*ASSIGNMENT*
Would you please retype the records that follow, word for word?
==== WORKING DATA
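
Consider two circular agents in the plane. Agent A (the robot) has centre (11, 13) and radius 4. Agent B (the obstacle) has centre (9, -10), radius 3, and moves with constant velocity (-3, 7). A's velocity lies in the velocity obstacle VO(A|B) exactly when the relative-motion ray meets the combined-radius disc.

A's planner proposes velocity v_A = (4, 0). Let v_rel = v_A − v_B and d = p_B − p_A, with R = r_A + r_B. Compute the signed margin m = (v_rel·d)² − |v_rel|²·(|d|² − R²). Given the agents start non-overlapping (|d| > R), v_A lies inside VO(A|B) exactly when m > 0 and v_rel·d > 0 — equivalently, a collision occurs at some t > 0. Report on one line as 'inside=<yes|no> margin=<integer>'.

d = (-2, -23),  |d|² = 533;  R = 4+3 = 7,  c = 533−7² = 484
v_rel = (7, -7),  |v_rel|² = 98;  v_rel·d = (7)·(-2) + (-7)·(-23) = 147
98·t² − 294·t + 484 = 0  ⇒  m = 147² − 98·484 = -25823
m = -25823 < 0,  v_rel·d = 147 > 0  ⇒  outside

inside=no margin=-25823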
========
*PROBLEM SOLUTION*
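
Consider two circular agents in the plane. Agent A (the robot) has centre (11, 13) and radius 4. Agent B (the obstacle) has centre (9, -10), radius 3, and moves with constant velocity (-3, 7). A's velocity lies in the velocity obstacle VO(A|B) exactly when the relative-motion ray meets the combined-radius disc.

A's planner proposes velocity v_A = (4, 0). Let v_rel = v_A − v_B and d = p_B − p_A, with R = r_A + r_B. Compute the signed margin m = (v_rel·d)² − |v_rel|²·(|d|² − R²). Given the agents start non-overlapping (|d| > R), v_A lies inside VO(A|B) exactly when m > 0 and v_rel·d > 0 — equivalently, a collision occurs at some t > 0. Report on one line as 'inside=<yes|no> margin=<integer>'.

d = (-2, -23),  |d|² = 533;  R = 4+3 = 7,  c = 533−7² = 484
v_rel = (7, -7),  |v_rel|² = 98;  v_rel·d = (7)·(-2) + (-7)·(-23) = 147
98·t² − 294·t + 484 = 0  ⇒  m = 147² − 98·484 = -25823
m = -25823 < 0,  v_rel·d = 147 > 0  ⇒  outside

inside=no margin=-25823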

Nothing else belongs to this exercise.